• [Task]: In the listing below, find the line containing "Answer: 67281/49 ≈ 1373.1" and the line containing "Answer: -3722781/24160 ≈ -154.09". Repeat exactly those two lines and every line between them, nothing more.

Segment Open

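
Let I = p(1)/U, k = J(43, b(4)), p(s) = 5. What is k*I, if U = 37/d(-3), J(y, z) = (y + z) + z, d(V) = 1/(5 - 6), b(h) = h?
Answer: -255/37 ≈ -6.8919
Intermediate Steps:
d(V) = -1 (d(V) = 1/(-1) = -1)
J(y, z) = y + 2*z
k = 51 (k = 43 + 2*4 = 43 + 8 = 51)
U = -37 (U = 37/(-1) = 37*(-1) = -37)
I = -5/37 (I = 5/(-37) = 5*(-1/37) = -5/37 ≈ -0.13514)
k*I = 51*(-5/37) = -255/37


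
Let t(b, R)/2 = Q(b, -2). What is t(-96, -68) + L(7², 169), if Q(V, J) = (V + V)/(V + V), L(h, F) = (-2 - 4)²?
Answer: 38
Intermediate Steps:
L(h, F) = 36 (L(h, F) = (-6)² = 36)
Q(V, J) = 1 (Q(V, J) = (2*V)/((2*V)) = (2*V)*(1/(2*V)) = 1)
t(b, R) = 2 (t(b, R) = 2*1 = 2)
t(-96, -68) + L(7², 169) = 2 + 36 = 38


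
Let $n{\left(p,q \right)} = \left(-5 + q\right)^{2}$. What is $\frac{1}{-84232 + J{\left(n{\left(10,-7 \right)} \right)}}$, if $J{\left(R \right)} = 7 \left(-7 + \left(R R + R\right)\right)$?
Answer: $\frac{1}{61879} \approx 1.6161 \cdot 10^{-5}$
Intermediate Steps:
$J{\left(R \right)} = -49 + 7 R + 7 R^{2}$ ($J{\left(R \right)} = 7 \left(-7 + \left(R^{2} + R\right)\right) = 7 \left(-7 + \left(R + R^{2}\right)\right) = 7 \left(-7 + R + R^{2}\right) = -49 + 7 R + 7 R^{2}$)
$\frac{1}{-84232 + J{\left(n{\left(10,-7 \right)} \right)}} = \frac{1}{-84232 + \left(-49 + 7 \left(-5 - 7\right)^{2} + 7 \left(\left(-5 - 7\right)^{2}\right)^{2}\right)} = \frac{1}{-84232 + \left(-49 + 7 \left(-12\right)^{2} + 7 \left(\left(-12\right)^{2}\right)^{2}\right)} = \frac{1}{-84232 + \left(-49 + 7 \cdot 144 + 7 \cdot 144^{2}\right)} = \frac{1}{-84232 + \left(-49 + 1008 + 7 \cdot 20736\right)} = \frac{1}{-84232 + \left(-49 + 1008 + 145152\right)} = \frac{1}{-84232 + 146111} = \frac{1}{61879}$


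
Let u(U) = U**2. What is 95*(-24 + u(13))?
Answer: 13775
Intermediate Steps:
95*(-24 + u(13)) = 95*(-24 + 13**2) = 95*(-24 + 169) = 95*145 = 13775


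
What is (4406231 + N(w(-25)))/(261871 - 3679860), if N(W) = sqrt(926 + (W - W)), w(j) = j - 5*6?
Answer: -4406231/3417989 - sqrt(926)/3417989 ≈ -1.2891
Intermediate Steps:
w(j) = -30 + j (w(j) = j - 30 = -30 + j)
N(W) = sqrt(926) (N(W) = sqrt(926 + 0) = sqrt(926))
(4406231 + N(w(-25)))/(261871 - 3679860) = (4406231 + sqrt(926))/(261871 - 3679860) = (4406231 + sqrt(926))/(-3417989) = (4406231 + sqrt(926))*(-1/3417989) = -4406231/3417989 - sqrt(926)/3417989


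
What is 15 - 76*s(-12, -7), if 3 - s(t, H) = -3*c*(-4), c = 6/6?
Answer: 699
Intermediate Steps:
c = 1 (c = 6*(⅙) = 1)
s(t, H) = -9 (s(t, H) = 3 - (-3*1)*(-4) = 3 - (-3)*(-4) = 3 - 1*12 = 3 - 12 = -9)
15 - 76*s(-12, -7) = 15 - 76*(-9) = 15 + 684 = 699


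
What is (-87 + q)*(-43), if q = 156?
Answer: -2967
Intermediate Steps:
(-87 + q)*(-43) = (-87 + 156)*(-43) = 69*(-43) = -2967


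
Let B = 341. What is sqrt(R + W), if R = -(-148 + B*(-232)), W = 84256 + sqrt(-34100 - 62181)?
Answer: sqrt(163516 + I*sqrt(96281)) ≈ 404.37 + 0.384*I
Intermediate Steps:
W = 84256 + I*sqrt(96281) (W = 84256 + sqrt(-96281) = 84256 + I*sqrt(96281) ≈ 84256.0 + 310.29*I)
R = 79260 (R = -(-148 + 341*(-232)) = -(-148 - 79112) = -1*(-79260) = 79260)
sqrt(R + W) = sqrt(79260 + (84256 + I*sqrt(96281))) = sqrt(163516 + I*sqrt(96281))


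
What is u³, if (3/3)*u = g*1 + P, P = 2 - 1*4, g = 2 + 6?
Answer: 216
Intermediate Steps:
g = 8
P = -2 (P = 2 - 4 = -2)
u = 6 (u = 8*1 - 2 = 8 - 2 = 6)
u³ = 6³ = 216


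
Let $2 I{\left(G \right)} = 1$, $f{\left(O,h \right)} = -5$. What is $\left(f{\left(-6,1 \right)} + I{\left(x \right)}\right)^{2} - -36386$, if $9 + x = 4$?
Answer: $\frac{145625}{4} \approx 36406.0$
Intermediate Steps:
$x = -5$ ($x = -9 + 4 = -5$)
$I{\left(G \right)} = \frac{1}{2}$ ($I{\left(G \right)} = \frac{1}{2} \cdot 1 = \frac{1}{2}$)
$\left(f{\left(-6,1 \right)} + I{\left(x \right)}\right)^{2} - -36386 = \left(-5 + \frac{1}{2}\right)^{2} - -36386 = \left(- \frac{9}{2}\right)^{2} + 36386 = \frac{81}{4} + 36386 = \frac{145625}{4}$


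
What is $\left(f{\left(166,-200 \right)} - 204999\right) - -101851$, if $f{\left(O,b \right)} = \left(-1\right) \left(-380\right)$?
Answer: $-102768$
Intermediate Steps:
$f{\left(O,b \right)} = 380$
$\left(f{\left(166,-200 \right)} - 204999\right) - -101851 = \left(380 - 204999\right) - -101851 = -204619 + 101851 = -102768$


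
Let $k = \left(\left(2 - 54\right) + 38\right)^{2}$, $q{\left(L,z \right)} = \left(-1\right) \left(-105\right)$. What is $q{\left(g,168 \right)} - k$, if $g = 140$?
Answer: $-91$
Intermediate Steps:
$q{\left(L,z \right)} = 105$
$k = 196$ ($k = \left(\left(2 - 54\right) + 38\right)^{2} = \left(-52 + 38\right)^{2} = \left(-14\right)^{2} = 196$)
$q{\left(g,168 \right)} - k = 105 - 196 = -91$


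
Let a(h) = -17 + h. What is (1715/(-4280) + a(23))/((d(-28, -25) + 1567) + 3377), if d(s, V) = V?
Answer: 4793/4210664 ≈ 0.0011383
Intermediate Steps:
(1715/(-4280) + a(23))/((d(-28, -25) + 1567) + 3377) = (1715/(-4280) + (-17 + 23))/((-25 + 1567) + 3377) = (1715*(-1/4280) + 6)/(1542 + 3377) = (-343/856 + 6)/4919 = (4793/856)*(1/4919) = 4793/4210664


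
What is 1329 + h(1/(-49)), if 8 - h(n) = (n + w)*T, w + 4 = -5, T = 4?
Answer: 67281/49 ≈ 1373.1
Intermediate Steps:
w = -9 (w = -4 - 5 = -9)
h(n) = 44 - 4*n (h(n) = 8 - (n - 9)*4 = 8 - (-9 + n)*4 = 8 - (-36 + 4*n) = 8 + (36 - 4*n) = 44 - 4*n)
1329 + h(1/(-49)) = 1329 + (44 - 4/(-49)) = 1329 + (44 - 4*(-1/49)) = 1329 + (44 + 4/49) = 1329 + 2160/49 = 67281/49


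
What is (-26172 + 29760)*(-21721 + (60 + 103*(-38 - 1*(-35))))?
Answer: -78828360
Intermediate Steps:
(-26172 + 29760)*(-21721 + (60 + 103*(-38 - 1*(-35)))) = 3588*(-21721 + (60 + 103*(-38 + 35))) = 3588*(-21721 + (60 + 103*(-3))) = 3588*(-21721 + (60 - 309)) = 3588*(-21721 - 249) = 3588*(-21970) = -78828360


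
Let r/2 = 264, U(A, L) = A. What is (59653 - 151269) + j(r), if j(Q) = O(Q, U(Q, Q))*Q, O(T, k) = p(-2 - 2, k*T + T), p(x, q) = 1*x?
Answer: -93728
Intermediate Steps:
r = 528 (r = 2*264 = 528)
p(x, q) = x
O(T, k) = -4 (O(T, k) = -2 - 2 = -4)
j(Q) = -4*Q
(59653 - 151269) + j(r) = (59653 - 151269) - 4*528 = -91616 - 2112 = -93728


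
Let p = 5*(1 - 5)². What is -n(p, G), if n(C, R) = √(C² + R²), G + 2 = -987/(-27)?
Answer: -√615121/9 ≈ -87.144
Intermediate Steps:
G = 311/9 (G = -2 - 987/(-27) = -2 - 987*(-1/27) = -2 + 329/9 = 311/9 ≈ 34.556)
p = 80 (p = 5*(-4)² = 5*16 = 80)
-n(p, G) = -√(80² + (311/9)²) = -√(6400 + 96721/81) = -√(615121/81) = -√615121/9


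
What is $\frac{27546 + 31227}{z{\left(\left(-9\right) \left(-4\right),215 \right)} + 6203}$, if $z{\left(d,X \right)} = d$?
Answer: $\frac{58773}{6239} \approx 9.4203$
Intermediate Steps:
$\frac{27546 + 31227}{z{\left(\left(-9\right) \left(-4\right),215 \right)} + 6203} = \frac{27546 + 31227}{\left(-9\right) \left(-4\right) + 6203} = \frac{58773}{36 + 6203} = \frac{58773}{6239}$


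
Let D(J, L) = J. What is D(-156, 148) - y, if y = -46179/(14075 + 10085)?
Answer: -3722781/24160 ≈ -154.09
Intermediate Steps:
y = -46179/24160 ≈ -1.9114
D(-156, 148) - y = -156 - 1*(-46179/24160) = -156 + 46179/24160 = -3722781/24160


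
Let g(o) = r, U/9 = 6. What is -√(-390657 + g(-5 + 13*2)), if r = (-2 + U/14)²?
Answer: -2*I*√4785506/7 ≈ -625.02*I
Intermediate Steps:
U = 54 (U = 9*6 = 54)
r = 169/49 (r = (-2 + 54/14)² = (-2 + 54*(1/14))² = (-2 + 27/7)² = (13/7)² = 169/49 ≈ 3.4490)
g(o) = 169/49
-√(-390657 + g(-5 + 13*2)) = -√(-390657 + 169/49) = -√(-19142024/49) = -2*I*√4785506/7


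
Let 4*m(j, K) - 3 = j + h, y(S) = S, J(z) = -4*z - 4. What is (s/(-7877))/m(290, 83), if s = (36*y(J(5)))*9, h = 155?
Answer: 486/55139 ≈ 0.0088141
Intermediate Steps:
J(z) = -4 - 4*z
m(j, K) = 79/2 + j/4 (m(j, K) = 3/4 + (j + 155)/4 = 3/4 + (155 + j)/4 = 3/4 + (155/4 + j/4) = 79/2 + j/4)
s = -7776 (s = (36*(-4 - 4*5))*9 = (36*(-4 - 20))*9 = (36*(-24))*9 = -864*9 = -7776)
(s/(-7877))/m(290, 83) = (-7776/(-7877))/(79/2 + (1/4)*290) = (-7776*(-1/7877))/(79/2 + 145/2) = (7776/7877)/112 = (7776/7877)*(1/112) = 486/55139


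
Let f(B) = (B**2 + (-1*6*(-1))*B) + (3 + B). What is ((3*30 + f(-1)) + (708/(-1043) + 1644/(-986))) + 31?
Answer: 59469092/514199 ≈ 115.65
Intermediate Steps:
f(B) = 3 + B**2 + 7*B (f(B) = (B**2 + (-6*(-1))*B) + (3 + B) = (B**2 + 6*B) + (3 + B) = 3 + B**2 + 7*B)
((3*30 + f(-1)) + (708/(-1043) + 1644/(-986))) + 31 = ((3*30 + (3 + (-1)**2 + 7*(-1))) + (708/(-1043) + 1644/(-986))) + 31 = ((90 + (3 + 1 - 7)) + (708*(-1/1043) + 1644*(-1/986))) + 31 = ((90 - 3) + (-708/1043 - 822/493)) + 31 = (87 - 1206390/514199) + 31 = 43528923/514199 + 31 = 59469092/514199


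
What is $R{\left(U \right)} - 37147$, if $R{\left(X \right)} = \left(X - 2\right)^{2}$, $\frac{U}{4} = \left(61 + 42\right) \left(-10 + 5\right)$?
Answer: $4214697$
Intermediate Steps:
$U = -2060$ ($U = 4 \left(61 + 42\right) \left(-10 + 5\right) = 4 \cdot 103 \left(-5\right) = 4 \left(-515\right) = -2060$)
$R{\left(X \right)} = \left(-2 + X\right)^{2}$
$R{\left(U \right)} - 37147 = \left(-2 - 2060\right)^{2} - 37147 = \left(-2062\right)^{2} - 37147 = 4251844 - 37147 = 4214697$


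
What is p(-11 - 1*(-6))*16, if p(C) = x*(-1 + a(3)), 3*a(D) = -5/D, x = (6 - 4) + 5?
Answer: -1568/9 ≈ -174.22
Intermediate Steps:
x = 7 (x = 2 + 5 = 7)
a(D) = -5/(3*D) (a(D) = (-5/D)/3 = -5/(3*D))
p(C) = -98/9 (p(C) = 7*(-1 - 5/3/3) = 7*(-1 - 5/3*⅓) = 7*(-1 - 5/9) = 7*(-14/9) = -98/9)
p(-11 - 1*(-6))*16 = -98/9*16 = -1568/9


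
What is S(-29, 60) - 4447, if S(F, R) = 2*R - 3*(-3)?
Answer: -4318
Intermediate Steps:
S(F, R) = 9 + 2*R (S(F, R) = 2*R + 9 = 9 + 2*R)
S(-29, 60) - 4447 = (9 + 2*60) - 4447 = (9 + 120) - 4447 = 129 - 4447 = -4318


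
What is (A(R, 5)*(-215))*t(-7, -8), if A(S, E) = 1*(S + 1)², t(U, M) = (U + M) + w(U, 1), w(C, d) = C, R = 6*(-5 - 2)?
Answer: 7951130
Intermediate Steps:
R = -42 (R = 6*(-7) = -42)
t(U, M) = M + 2*U (t(U, M) = (U + M) + U = (M + U) + U = M + 2*U)
A(S, E) = (1 + S)² (A(S, E) = 1*(1 + S)² = (1 + S)²)
(A(R, 5)*(-215))*t(-7, -8) = ((1 - 42)²*(-215))*(-8 + 2*(-7)) = ((-41)²*(-215))*(-8 - 14) = (1681*(-215))*(-22) = -361415*(-22) = 7951130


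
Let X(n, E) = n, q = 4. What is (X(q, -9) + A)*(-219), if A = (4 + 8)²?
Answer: -32412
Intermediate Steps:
A = 144 (A = 12² = 144)
(X(q, -9) + A)*(-219) = (4 + 144)*(-219) = 148*(-219) = -32412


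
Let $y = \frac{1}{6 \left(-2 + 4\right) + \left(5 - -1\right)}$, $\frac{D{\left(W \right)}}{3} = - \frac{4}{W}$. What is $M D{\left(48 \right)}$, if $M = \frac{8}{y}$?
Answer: $-36$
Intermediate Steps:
$D{\left(W \right)} = - \frac{12}{W}$ ($D{\left(W \right)} = 3 \left(- \frac{4}{W}\right) = - \frac{12}{W}$)
$y = \frac{1}{18}$ ($y = \frac{1}{6 \cdot 2 + \left(5 + 1\right)} = \frac{1}{12 + 6} = \frac{1}{18} \approx 0.055556$)
$M = 144$ ($M = 8 \frac{1}{\frac{1}{18}} = 8 \cdot 18 = 144$)
$M D{\left(48 \right)} = 144 \left(- \frac{12}{48}\right) = 144 \left(\left(-12\right) \frac{1}{48}\right) = 144 \left(- \frac{1}{4}\right) = -36$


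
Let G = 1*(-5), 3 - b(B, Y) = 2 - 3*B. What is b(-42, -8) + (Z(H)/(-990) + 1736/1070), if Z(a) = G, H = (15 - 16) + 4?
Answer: -13068851/105930 ≈ -123.37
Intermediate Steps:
H = 3 (H = -1 + 4 = 3)
b(B, Y) = 1 + 3*B (b(B, Y) = 3 - (2 - 3*B) = 3 + (-2 + 3*B) = 1 + 3*B)
G = -5
Z(a) = -5
b(-42, -8) + (Z(H)/(-990) + 1736/1070) = (1 + 3*(-42)) + (-5/(-990) + 1736/1070) = (1 - 126) + (-5*(-1/990) + 1736*(1/1070)) = -125 + (1/198 + 868/535) = -125 + 172399/105930 = -13068851/105930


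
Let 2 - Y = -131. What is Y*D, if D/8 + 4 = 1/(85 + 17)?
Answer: -216524/51 ≈ -4245.6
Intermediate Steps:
Y = 133 (Y = 2 - 1*(-131) = 2 + 131 = 133)
D = -1628/51 (D = -32 + 8/(85 + 17) = -32 + 8/102 = -32 + 8*(1/102) = -32 + 4/51 = -1628/51 ≈ -31.922)
Y*D = 133*(-1628/51) = -216524/51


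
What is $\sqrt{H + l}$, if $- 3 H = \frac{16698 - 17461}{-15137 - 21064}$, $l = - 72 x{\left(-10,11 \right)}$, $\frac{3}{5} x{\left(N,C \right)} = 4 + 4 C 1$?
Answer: $\frac{i \sqrt{7548560636881}}{36201} \approx 75.895 i$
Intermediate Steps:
$x{\left(N,C \right)} = \frac{20}{3} + \frac{20 C}{3}$ ($x{\left(N,C \right)} = \frac{5 \left(4 + 4 C 1\right)}{3} = \frac{5 \left(4 + 4 C\right)}{3} = \frac{20}{3} + \frac{20 C}{3}$)
$l = -5760$ ($l = - 72 \left(\frac{20}{3} + \frac{20}{3} \cdot 11\right) = - 72 \left(\frac{20}{3} + \frac{220}{3}\right) = \left(-72\right) 80 = -5760$)
$H = - \frac{763}{108603}$ ($H = - \frac{\left(16698 - 17461\right) \frac{1}{-15137 - 21064}}{3} = - \frac{\left(-763\right) \frac{1}{-36201}}{3} = - \frac{\left(-763\right) \left(- \frac{1}{36201}\right)}{3} = \left(- \frac{1}{3}\right) \frac{763}{36201} = - \frac{763}{108603} \approx -0.0070256$)
$\sqrt{H + l} = \sqrt{- \frac{763}{108603} - 5760} = \sqrt{- \frac{625554043}{108603}} = \frac{i \sqrt{7548560636881}}{36201}$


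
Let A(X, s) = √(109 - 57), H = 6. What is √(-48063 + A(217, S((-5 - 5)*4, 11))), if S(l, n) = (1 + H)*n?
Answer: √(-48063 + 2*√13) ≈ 219.22*I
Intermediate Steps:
S(l, n) = 7*n (S(l, n) = (1 + 6)*n = 7*n)
A(X, s) = 2*√13 (A(X, s) = √52 = 2*√13)
√(-48063 + A(217, S((-5 - 5)*4, 11))) = √(-48063 + 2*√13)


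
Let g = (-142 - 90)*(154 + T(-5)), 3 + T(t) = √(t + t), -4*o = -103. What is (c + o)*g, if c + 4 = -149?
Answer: 4457822 + 29522*I*√10 ≈ 4.4578e+6 + 93357.0*I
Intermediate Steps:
c = -153 (c = -4 - 149 = -153)
o = 103/4 (o = -¼*(-103) = 103/4 ≈ 25.750)
T(t) = -3 + √2*√t (T(t) = -3 + √(t + t) = -3 + √(2*t) = -3 + √2*√t)
g = -35032 - 232*I*√10 (g = (-142 - 90)*(154 + (-3 + √2*√(-5))) = -232*(154 + (-3 + √2*(I*√5))) = -232*(154 + (-3 + I*√10)) = -232*(151 + I*√10) = -35032 - 232*I*√10 ≈ -35032.0 - 733.65*I)
(c + o)*g = (-153 + 103/4)*(-35032 - 232*I*√10) = -509*(-35032 - 232*I*√10)/4 = 4457822 + 29522*I*√10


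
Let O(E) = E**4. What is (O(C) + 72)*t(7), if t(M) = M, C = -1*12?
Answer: 145656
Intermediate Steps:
C = -12
(O(C) + 72)*t(7) = ((-12)**4 + 72)*7 = (20736 + 72)*7 = 20808*7 = 145656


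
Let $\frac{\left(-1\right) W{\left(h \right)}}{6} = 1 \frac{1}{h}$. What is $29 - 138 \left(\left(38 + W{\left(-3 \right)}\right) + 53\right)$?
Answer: $-12805$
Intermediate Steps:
$W{\left(h \right)} = - \frac{6}{h}$ ($W{\left(h \right)} = - 6 \cdot 1 \frac{1}{h} = - \frac{6}{h}$)
$29 - 138 \left(\left(38 + W{\left(-3 \right)}\right) + 53\right) = 29 - 138 \left(\left(38 - \frac{6}{-3}\right) + 53\right) = 29 - 138 \left(\left(38 - -2\right) + 53\right) = 29 - 138 \left(\left(38 + 2\right) + 53\right) = 29 - 138 \left(40 + 53\right) = 29 - 12834 = -12805$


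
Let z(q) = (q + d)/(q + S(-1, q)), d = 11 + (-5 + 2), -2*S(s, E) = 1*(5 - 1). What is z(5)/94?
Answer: 13/282 ≈ 0.046099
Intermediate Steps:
S(s, E) = -2 (S(s, E) = -(5 - 1)/2 = -4/2 = -½*4 = -2)
d = 8 (d = 11 - 3 = 8)
z(q) = (8 + q)/(-2 + q) (z(q) = (q + 8)/(q - 2) = (8 + q)/(-2 + q))
z(5)/94 = ((8 + 5)/(-2 + 5))/94 = (13/3)*(1/94) = 13/282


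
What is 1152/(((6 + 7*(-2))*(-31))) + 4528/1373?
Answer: 338080/42563 ≈ 7.9430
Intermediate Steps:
1152/(((6 + 7*(-2))*(-31))) + 4528/1373 = 1152/(((6 - 14)*(-31))) + 4528*(1/1373) = 1152/((-8*(-31))) + 4528/1373 = 1152/248 + 4528/1373 = 1152*(1/248) + 4528/1373 = 144/31 + 4528/1373 = 338080/42563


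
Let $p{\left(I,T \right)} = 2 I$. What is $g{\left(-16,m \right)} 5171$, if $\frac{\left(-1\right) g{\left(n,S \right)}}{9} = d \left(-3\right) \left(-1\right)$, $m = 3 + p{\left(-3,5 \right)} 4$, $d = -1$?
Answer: $139617$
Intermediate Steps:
$m = -21$ ($m = 3 + 2 \left(-3\right) 4 = 3 - 24 = -21$)
$g{\left(n,S \right)} = 27$ ($g{\left(n,S \right)} = - 9 \left(-1\right) \left(-3\right) \left(-1\right) = - 9 \cdot 3 \left(-1\right) = \left(-9\right) \left(-3\right) = 27$)
$g{\left(-16,m \right)} 5171 = 27 \cdot 5171 = 139617$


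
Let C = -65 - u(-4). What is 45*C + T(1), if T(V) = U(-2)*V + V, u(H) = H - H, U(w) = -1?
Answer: -2925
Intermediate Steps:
u(H) = 0
T(V) = 0 (T(V) = -V + V = 0)
C = -65 (C = -65 - 1*0 = -65 + 0 = -65)
45*C + T(1) = 45*(-65) + 0 = -2925 + 0 = -2925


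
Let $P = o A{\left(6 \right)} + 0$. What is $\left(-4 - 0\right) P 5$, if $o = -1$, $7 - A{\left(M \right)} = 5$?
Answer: $40$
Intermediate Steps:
$A{\left(M \right)} = 2$ ($A{\left(M \right)} = 7 - 5 = 2$)
$P = -2$ ($P = \left(-1\right) 2 + 0 = -2 + 0 = -2$)
$\left(-4 - 0\right) P 5 = \left(-4 - 0\right) \left(-2\right) 5 = \left(-4 + 0\right) \left(-2\right) 5 = \left(-4\right) \left(-2\right) 5 = 8 \cdot 5 = 40$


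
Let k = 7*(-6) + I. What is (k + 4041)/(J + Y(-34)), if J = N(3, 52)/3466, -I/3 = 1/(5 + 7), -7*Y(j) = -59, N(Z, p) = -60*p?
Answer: 194035345/365308 ≈ 531.16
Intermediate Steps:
Y(j) = 59/7 (Y(j) = -⅐*(-59) = 59/7)
I = -¼ (I = -3/(5 + 7) = -3/12 = -3*1/12 = -¼ ≈ -0.25000)
J = -1560/1733 (J = -60*52/3466 = -3120*1/3466 = -1560/1733 ≈ -0.90017)
k = -169/4 (k = 7*(-6) - ¼ = -42 - ¼ = -169/4 ≈ -42.250)
(k + 4041)/(J + Y(-34)) = (-169/4 + 4041)/(-1560/1733 + 59/7) = 15995/(4*(91327/12131)) = (15995/4)*(12131/91327) = 194035345/365308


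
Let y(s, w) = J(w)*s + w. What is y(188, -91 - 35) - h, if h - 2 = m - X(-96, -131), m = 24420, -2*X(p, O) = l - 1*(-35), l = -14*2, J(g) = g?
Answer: -96479/2 ≈ -48240.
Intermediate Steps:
y(s, w) = w + s*w (y(s, w) = w*s + w = s*w + w = w + s*w)
l = -28
X(p, O) = -7/2 (X(p, O) = -(-28 - 1*(-35))/2 = -(-28 + 35)/2 = -½*7 = -7/2)
h = 48851/2 (h = 2 + (24420 - 1*(-7/2)) = 2 + (24420 + 7/2) = 2 + 48847/2 = 48851/2 ≈ 24426.)
y(188, -91 - 35) - h = (-91 - 35)*(1 + 188) - 1*48851/2 = -126*189 - 48851/2 = -23814 - 48851/2 = -96479/2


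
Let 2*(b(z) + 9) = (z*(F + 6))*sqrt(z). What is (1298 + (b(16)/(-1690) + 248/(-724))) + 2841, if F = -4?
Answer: 253192795/61178 ≈ 4138.6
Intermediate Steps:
b(z) = -9 + z**(3/2) (b(z) = -9 + ((z*(-4 + 6))*sqrt(z))/2 = -9 + ((z*2)*sqrt(z))/2 = -9 + ((2*z)*sqrt(z))/2 = -9 + (2*z**(3/2))/2 = -9 + z**(3/2))
(1298 + (b(16)/(-1690) + 248/(-724))) + 2841 = (1298 + ((-9 + 16**(3/2))/(-1690) + 248/(-724))) + 2841 = (1298 + ((-9 + 64)*(-1/1690) + 248*(-1/724))) + 2841 = (1298 + (55*(-1/1690) - 62/181)) + 2841 = (1298 + (-11/338 - 62/181)) + 2841 = (1298 - 22947/61178) + 2841 = 79386097/61178 + 2841 = 253192795/61178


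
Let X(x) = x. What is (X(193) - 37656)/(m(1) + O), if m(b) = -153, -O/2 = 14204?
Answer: 37463/28561 ≈ 1.3117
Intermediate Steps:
O = -28408 (O = -2*14204 = -28408)
(X(193) - 37656)/(m(1) + O) = (193 - 37656)/(-153 - 28408) = -37463/(-28561) = -37463*(-1/28561) = 37463/28561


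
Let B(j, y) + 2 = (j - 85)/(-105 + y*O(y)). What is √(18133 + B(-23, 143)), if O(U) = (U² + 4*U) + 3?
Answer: √18207557166454487/1002109 ≈ 134.65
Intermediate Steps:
O(U) = 3 + U² + 4*U
B(j, y) = -2 + (-85 + j)/(-105 + y*(3 + y² + 4*y)) (B(j, y) = -2 + (j - 85)/(-105 + y*(3 + y² + 4*y)) = -2 + (-85 + j)/(-105 + y*(3 + y² + 4*y)))
√(18133 + B(-23, 143)) = √(18133 + (125 - 23 - 2*143*(3 + 143² + 4*143))/(-105 + 143*(3 + 143² + 4*143))) = √(18133 + (125 - 23 - 2*143*(3 + 20449 + 572))/(-105 + 143*(3 + 20449 + 572))) = √(18133 + (125 - 23 - 2*143*21024)/(-105 + 143*21024)) = √(18133 + (125 - 23 - 6012864)/(-105 + 3006432)) = √(18133 - 6012762/3006327) = √(18133 + (1/3006327)*(-6012762)) = √(18133 - 2004254/1002109) = √(18169238243/1002109) = √18207557166454487/1002109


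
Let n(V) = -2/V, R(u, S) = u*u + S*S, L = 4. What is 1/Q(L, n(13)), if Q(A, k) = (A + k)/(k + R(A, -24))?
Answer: 3847/25 ≈ 153.88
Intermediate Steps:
R(u, S) = S² + u² (R(u, S) = u² + S² = S² + u²)
Q(A, k) = (A + k)/(576 + k + A²) (Q(A, k) = (A + k)/(k + ((-24)² + A²)) = (A + k)/(k + (576 + A²)) = (A + k)/(576 + k + A²))
1/Q(L, n(13)) = 1/((4 - 2/13)/(576 - 2/13 + 4²)) = 1/((4 - 2*1/13)/(576 - 2*1/13 + 16)) = 1/((4 - 2/13)/(576 - 2/13 + 16)) = 1/((50/13)/(7694/13)) = 1/((13/7694)*(50/13)) = 1/(25/3847) = 3847/25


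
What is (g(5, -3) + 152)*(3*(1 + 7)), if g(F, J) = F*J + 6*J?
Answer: 2856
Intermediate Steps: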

Segment Closed

• [Answer space]:
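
Answer: 67281/49 ≈ 1373.1
Intermediate Steps:
w = -9 (w = -4 - 5 = -9)
h(n) = 44 - 4*n (h(n) = 8 - (n - 9)*4 = 8 - (-9 + n)*4 = 8 - (-36 + 4*n) = 8 + (36 - 4*n) = 44 - 4*n)
1329 + h(1/(-49)) = 1329 + (44 - 4/(-49)) = 1329 + (44 - 4*(-1/49)) = 1329 + (44 + 4/49) = 1329 + 2160/49 = 67281/49


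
What is (-26172 + 29760)*(-21721 + (60 + 103*(-38 - 1*(-35))))?
Answer: -78828360
Intermediate Steps:
(-26172 + 29760)*(-21721 + (60 + 103*(-38 - 1*(-35)))) = 3588*(-21721 + (60 + 103*(-38 + 35))) = 3588*(-21721 + (60 + 103*(-3))) = 3588*(-21721 + (60 - 309)) = 3588*(-21721 - 249) = 3588*(-21970) = -78828360


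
Let r/2 = 264, U(A, L) = A. What is (59653 - 151269) + j(r), if j(Q) = O(Q, U(Q, Q))*Q, O(T, k) = p(-2 - 2, k*T + T), p(x, q) = 1*x?
Answer: -93728
Intermediate Steps:
r = 528 (r = 2*264 = 528)
p(x, q) = x
O(T, k) = -4 (O(T, k) = -2 - 2 = -4)
j(Q) = -4*Q
(59653 - 151269) + j(r) = (59653 - 151269) - 4*528 = -91616 - 2112 = -93728


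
Let p = 5*(1 - 5)². What is -n(p, G), if n(C, R) = √(C² + R²), G + 2 = -987/(-27)?
Answer: -√615121/9 ≈ -87.144
Intermediate Steps:
G = 311/9 (G = -2 - 987/(-27) = -2 - 987*(-1/27) = -2 + 329/9 = 311/9 ≈ 34.556)
p = 80 (p = 5*(-4)² = 5*16 = 80)
-n(p, G) = -√(80² + (311/9)²) = -√(6400 + 96721/81) = -√(615121/81) = -√615121/9


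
What is $\frac{27546 + 31227}{z{\left(\left(-9\right) \left(-4\right),215 \right)} + 6203}$, if $z{\left(d,X \right)} = d$?
Answer: $\frac{58773}{6239} \approx 9.4203$
Intermediate Steps:
$\frac{27546 + 31227}{z{\left(\left(-9\right) \left(-4\right),215 \right)} + 6203} = \frac{27546 + 31227}{\left(-9\right) \left(-4\right) + 6203} = \frac{58773}{36 + 6203} = \frac{58773}{6239}$


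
Let D(J, L) = J. What is D(-156, 148) - y, if y = -46179/(14075 + 10085)?
Answer: -3722781/24160 ≈ -154.09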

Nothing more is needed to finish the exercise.